**EXERCISE**
Below are the entries; return exactly the line with "Gather a: -10*a^2" and every later line, without anything else.

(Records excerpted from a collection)
== Segment start ==
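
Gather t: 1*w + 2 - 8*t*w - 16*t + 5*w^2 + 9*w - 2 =t*(-8*w - 16) + 5*w^2 + 10*w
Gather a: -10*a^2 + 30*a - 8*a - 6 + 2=-10*a^2 + 22*a - 4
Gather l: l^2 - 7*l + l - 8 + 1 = l^2 - 6*l - 7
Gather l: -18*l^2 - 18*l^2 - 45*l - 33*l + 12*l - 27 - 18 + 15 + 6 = -36*l^2 - 66*l - 24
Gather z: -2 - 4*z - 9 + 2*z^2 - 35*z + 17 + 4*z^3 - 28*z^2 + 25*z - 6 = 4*z^3 - 26*z^2 - 14*z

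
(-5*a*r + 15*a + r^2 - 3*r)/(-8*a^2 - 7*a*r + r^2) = (5*a*r - 15*a - r^2 + 3*r)/(8*a^2 + 7*a*r - r^2)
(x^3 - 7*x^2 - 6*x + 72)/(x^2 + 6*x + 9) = (x^2 - 10*x + 24)/(x + 3)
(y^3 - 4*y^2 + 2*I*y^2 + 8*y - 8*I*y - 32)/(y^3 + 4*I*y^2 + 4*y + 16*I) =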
== Segment end ==
**TASK SOLUTION**
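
Gather a: -10*a^2 + 30*a - 8*a - 6 + 2=-10*a^2 + 22*a - 4
Gather l: l^2 - 7*l + l - 8 + 1 = l^2 - 6*l - 7
Gather l: -18*l^2 - 18*l^2 - 45*l - 33*l + 12*l - 27 - 18 + 15 + 6 = -36*l^2 - 66*l - 24
Gather z: -2 - 4*z - 9 + 2*z^2 - 35*z + 17 + 4*z^3 - 28*z^2 + 25*z - 6 = 4*z^3 - 26*z^2 - 14*z

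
(-5*a*r + 15*a + r^2 - 3*r)/(-8*a^2 - 7*a*r + r^2) = (5*a*r - 15*a - r^2 + 3*r)/(8*a^2 + 7*a*r - r^2)
(x^3 - 7*x^2 - 6*x + 72)/(x^2 + 6*x + 9) = (x^2 - 10*x + 24)/(x + 3)
(y^3 - 4*y^2 + 2*I*y^2 + 8*y - 8*I*y - 32)/(y^3 + 4*I*y^2 + 4*y + 16*I) =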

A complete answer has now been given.